• **Problem requirements**:
Please give the records below back in full, exactly as shown.

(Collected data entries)
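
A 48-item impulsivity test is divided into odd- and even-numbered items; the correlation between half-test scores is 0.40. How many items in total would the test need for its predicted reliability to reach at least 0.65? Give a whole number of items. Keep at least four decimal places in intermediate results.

r_full = 2(0.40)/(1 + 0.40) = 0.5714
n = r_tgt(1 − r_full) / [r_full(1 − r_tgt)] = 0.65 × 0.4286 / (0.5714 × 0.35) ≈ 1.3930
Items = 1.3930 × 48 ≈ 66.86 → 67

67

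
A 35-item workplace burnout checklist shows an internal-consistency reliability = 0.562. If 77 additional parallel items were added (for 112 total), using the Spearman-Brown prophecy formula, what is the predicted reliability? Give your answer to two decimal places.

Length ratio n = 112/35 = 3.2
r_new = 3.2·0.562 / [1 + (3.2 − 1)·0.562]
     = 1.7984 / 2.2364 = 0.8041

0.80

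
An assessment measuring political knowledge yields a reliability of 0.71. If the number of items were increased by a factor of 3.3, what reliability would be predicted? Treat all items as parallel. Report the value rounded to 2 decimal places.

0.89

By Spearman-Brown, r_new = n r / (1 + (n − 1) r).
r_new = 3.3·0.71 / [1 + (3.3 − 1)·0.71]
r_new = 2.3430 / 2.6330 ≈ 0.8899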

• **Solution to the exercise**:
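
A 48-item impulsivity test is divided into odd- and even-numbered items; the correlation between half-test scores is 0.40. How many items in total would the test need for its predicted reliability to reach at least 0.65? Give a whole number of items. Keep at least four decimal places in intermediate results.

r_full = 2(0.40)/(1 + 0.40) = 0.5714
n = r_tgt(1 − r_full) / [r_full(1 − r_tgt)] = 0.65 × 0.4286 / (0.5714 × 0.35) ≈ 1.3930
Items = 1.3930 × 48 ≈ 66.86 → 67

67

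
A 35-item workplace burnout checklist shows an internal-consistency reliability = 0.562. If 77 additional parallel items were added (for 112 total), using the Spearman-Brown prophecy formula, what is the predicted reliability? Give your answer to two decimal places.

Length ratio n = 112/35 = 3.2
r_new = 3.2·0.562 / [1 + (3.2 − 1)·0.562]
     = 1.7984 / 2.2364 = 0.8041

0.80

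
An assessment measuring political knowledge yields a reliability of 0.71. If the number of items were increased by a factor of 3.3, what reliability would be predicted? Treat all items as parallel. Report the value rounded to 2 decimal places.

0.89

By Spearman-Brown, r_new = n r / (1 + (n − 1) r).
r_new = 3.3·0.71 / [1 + (3.3 − 1)·0.71]
r_new = 2.3430 / 2.6330 ≈ 0.8899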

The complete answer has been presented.